### Supplied data ###
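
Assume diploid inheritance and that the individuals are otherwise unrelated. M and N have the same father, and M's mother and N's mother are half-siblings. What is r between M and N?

Independent pedigree routes through distinct common ancestors add.
M and N are related in two ways: half-sibs through their shared father (r = 1/4) and half first cousins through their mothers (r = 1/16).
r = 1/4 + 1/16 = 5/16 = 0.3125.

0.3125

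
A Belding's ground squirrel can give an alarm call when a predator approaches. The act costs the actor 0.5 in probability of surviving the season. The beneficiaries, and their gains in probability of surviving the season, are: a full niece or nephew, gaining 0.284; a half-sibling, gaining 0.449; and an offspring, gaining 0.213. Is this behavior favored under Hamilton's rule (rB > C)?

Hamilton's rule: the trait is favored when the sum of r·B over every recipient exceeds the actor's cost C.
r to a full niece or nephew = 1/4 (full aunt/uncle↔niece/nephew: two paths of length 3 through the shared grandparent pair: r = 2·(1/2)^3 = 1/4).
r to a half-sibling = 1/4 (half-sibs share one parent — one path of length 2: r = (1/2)^2 = 1/4).
r to an offspring = 1/2 (one parent–offspring link: r = (1/2)^1 = 1/2).
Summing one r·B term per recipient: 1·0.25·0.284 + 1·0.25·0.449 + 1·0.5·0.213 = 0.28975.
0.28975 < 0.5: the indirect benefit is less than the cost.

No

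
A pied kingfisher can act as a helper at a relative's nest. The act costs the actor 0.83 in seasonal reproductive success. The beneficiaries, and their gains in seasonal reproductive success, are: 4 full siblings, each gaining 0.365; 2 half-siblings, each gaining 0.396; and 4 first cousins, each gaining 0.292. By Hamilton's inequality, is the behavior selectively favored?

Yes

Hamilton's rule: the trait is favored when the sum of r·B over every recipient exceeds the actor's cost C.
r to a full sibling = 0.5 (full sibs share both parents — two paths of length 2: r = 2·(1/2)^2 = 1/2).
r to a half-sibling = 1/4 (half-sibs share one parent — one path of length 2: r = (1/2)^2 = 1/4).
r to a first cousin = 0.125 (first cousins share one grandparent pair — two paths of length 4: r = 2·(1/2)^4 = 1/8).
Summing one r·B term per recipient: 4·0.5·0.365 + 2·0.25·0.396 + 4·0.125·0.292 = 1.074.
1.074 > 0.83: the indirect benefit exceeds the cost.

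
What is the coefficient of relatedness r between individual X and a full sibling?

Each parent–offspring link contributes a factor of 1/2, and independent paths through distinct common ancestors add.
Full sibs share both parents — two paths of length 2: r = 2·(1/2)^2 = 1/2.

0.5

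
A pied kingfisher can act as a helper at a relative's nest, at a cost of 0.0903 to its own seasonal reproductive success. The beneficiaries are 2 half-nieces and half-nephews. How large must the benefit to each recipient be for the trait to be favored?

r to a half-niece or half-nephew = 1/8 (half-aunt/uncle↔niece/nephew: one path of length 3: r = (1/2)^3 = 1/8).
Hamilton's rule with n recipients of equal r: n·r·B > C, so B > C/(n·r) = 0.0903/(2·0.125) = 0.3612.

0.3612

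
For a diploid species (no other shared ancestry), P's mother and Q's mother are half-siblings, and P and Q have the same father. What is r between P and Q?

With two independent routes of shared ancestry, r is the sum of the two contributions.
P and Q are related in two ways: half first cousins through their mothers (r = 1/16) and half-sibs through their shared father (r = 1/4).
r = 1/16 + 1/4 = 0.3125.

0.3125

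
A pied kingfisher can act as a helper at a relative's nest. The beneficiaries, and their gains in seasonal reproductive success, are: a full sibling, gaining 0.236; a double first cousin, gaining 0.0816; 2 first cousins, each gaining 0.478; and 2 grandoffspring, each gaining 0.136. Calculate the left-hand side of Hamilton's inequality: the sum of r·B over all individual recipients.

0.3259

r to a full sibling = 0.5 (full sibs share both parents — two paths of length 2: r = 2·(1/2)^2 = 1/2).
r to a double first cousin = 0.25 (double first cousins share both grandparent pairs — four paths of length 4: r = 4·(1/2)^4 = 1/4).
r to a first cousin = 0.125 (first cousins share one grandparent pair — two paths of length 4: r = 2·(1/2)^4 = 1/8).
r to a grandoffspring = 0.25 (two parent–offspring links: r = (1/2)^2 = 1/4).
Summing one r·B term per recipient: 1·0.5·0.236 + 1·0.25·0.0816 + 2·0.125·0.478 + 2·0.25·0.136 = 0.3259.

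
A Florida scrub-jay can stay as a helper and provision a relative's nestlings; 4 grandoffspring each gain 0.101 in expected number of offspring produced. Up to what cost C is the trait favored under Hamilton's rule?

r to a grandoffspring = 1/4 (two parent–offspring links: r = (1/2)^2 = 1/4).
Hamilton's rule: n·r·B > C, so the trait is favored while C < n·r·B = 4·0.25·0.101 = 0.101.

0.101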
###
▶ Exercise goal:
Write each line above out exactly.

▶ Answer to this problem:
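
Assume diploid inheritance and that the individuals are otherwise unrelated. M and N have the same father, and M's mother and N's mother are half-siblings. What is r between M and N?

Independent pedigree routes through distinct common ancestors add.
M and N are related in two ways: half-sibs through their shared father (r = 1/4) and half first cousins through their mothers (r = 1/16).
r = 1/4 + 1/16 = 5/16 = 0.3125.

0.3125

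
A Belding's ground squirrel can give an alarm call when a predator approaches. The act costs the actor 0.5 in probability of surviving the season. The beneficiaries, and their gains in probability of surviving the season, are: a full niece or nephew, gaining 0.284; a half-sibling, gaining 0.449; and an offspring, gaining 0.213. Is this behavior favored under Hamilton's rule (rB > C)?

Hamilton's rule: the trait is favored when the sum of r·B over every recipient exceeds the actor's cost C.
r to a full niece or nephew = 1/4 (full aunt/uncle↔niece/nephew: two paths of length 3 through the shared grandparent pair: r = 2·(1/2)^3 = 1/4).
r to a half-sibling = 1/4 (half-sibs share one parent — one path of length 2: r = (1/2)^2 = 1/4).
r to an offspring = 1/2 (one parent–offspring link: r = (1/2)^1 = 1/2).
Summing one r·B term per recipient: 1·0.25·0.284 + 1·0.25·0.449 + 1·0.5·0.213 = 0.28975.
0.28975 < 0.5: the indirect benefit is less than the cost.

No

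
A pied kingfisher can act as a helper at a relative's nest. The act costs the actor 0.83 in seasonal reproductive success. The beneficiaries, and their gains in seasonal reproductive success, are: 4 full siblings, each gaining 0.365; 2 half-siblings, each gaining 0.396; and 4 first cousins, each gaining 0.292. By Hamilton's inequality, is the behavior selectively favored?

Yes

Hamilton's rule: the trait is favored when the sum of r·B over every recipient exceeds the actor's cost C.
r to a full sibling = 0.5 (full sibs share both parents — two paths of length 2: r = 2·(1/2)^2 = 1/2).
r to a half-sibling = 1/4 (half-sibs share one parent — one path of length 2: r = (1/2)^2 = 1/4).
r to a first cousin = 0.125 (first cousins share one grandparent pair — two paths of length 4: r = 2·(1/2)^4 = 1/8).
Summing one r·B term per recipient: 4·0.5·0.365 + 2·0.25·0.396 + 4·0.125·0.292 = 1.074.
1.074 > 0.83: the indirect benefit exceeds the cost.

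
What is the coefficient of relatedness r between individual X and a full sibling?

Each parent–offspring link contributes a factor of 1/2, and independent paths through distinct common ancestors add.
Full sibs share both parents — two paths of length 2: r = 2·(1/2)^2 = 1/2.

0.5

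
A pied kingfisher can act as a helper at a relative's nest, at a cost of 0.0903 to its own seasonal reproductive success. The beneficiaries are 2 half-nieces and half-nephews. How large must the benefit to each recipient be for the trait to be favored?

r to a half-niece or half-nephew = 1/8 (half-aunt/uncle↔niece/nephew: one path of length 3: r = (1/2)^3 = 1/8).
Hamilton's rule with n recipients of equal r: n·r·B > C, so B > C/(n·r) = 0.0903/(2·0.125) = 0.3612.

0.3612

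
For a diploid species (no other shared ancestry), P's mother and Q's mother are half-siblings, and P and Q have the same father. What is r between P and Q?

With two independent routes of shared ancestry, r is the sum of the two contributions.
P and Q are related in two ways: half first cousins through their mothers (r = 1/16) and half-sibs through their shared father (r = 1/4).
r = 1/16 + 1/4 = 0.3125.

0.3125

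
A pied kingfisher can act as a helper at a relative's nest. The beneficiaries, and their gains in seasonal reproductive success, are: a full sibling, gaining 0.236; a double first cousin, gaining 0.0816; 2 first cousins, each gaining 0.478; and 2 grandoffspring, each gaining 0.136. Calculate the left-hand side of Hamilton's inequality: the sum of r·B over all individual recipients.

0.3259

r to a full sibling = 0.5 (full sibs share both parents — two paths of length 2: r = 2·(1/2)^2 = 1/2).
r to a double first cousin = 0.25 (double first cousins share both grandparent pairs — four paths of length 4: r = 4·(1/2)^4 = 1/4).
r to a first cousin = 0.125 (first cousins share one grandparent pair — two paths of length 4: r = 2·(1/2)^4 = 1/8).
r to a grandoffspring = 0.25 (two parent–offspring links: r = (1/2)^2 = 1/4).
Summing one r·B term per recipient: 1·0.5·0.236 + 1·0.25·0.0816 + 2·0.125·0.478 + 2·0.25·0.136 = 0.3259.

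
A Florida scrub-jay can stay as a helper and provision a relative's nestlings; 4 grandoffspring each gain 0.101 in expected number of offspring produced. Up to what cost C is the trait favored under Hamilton's rule?

r to a grandoffspring = 1/4 (two parent–offspring links: r = (1/2)^2 = 1/4).
Hamilton's rule: n·r·B > C, so the trait is favored while C < n·r·B = 4·0.25·0.101 = 0.101.

0.101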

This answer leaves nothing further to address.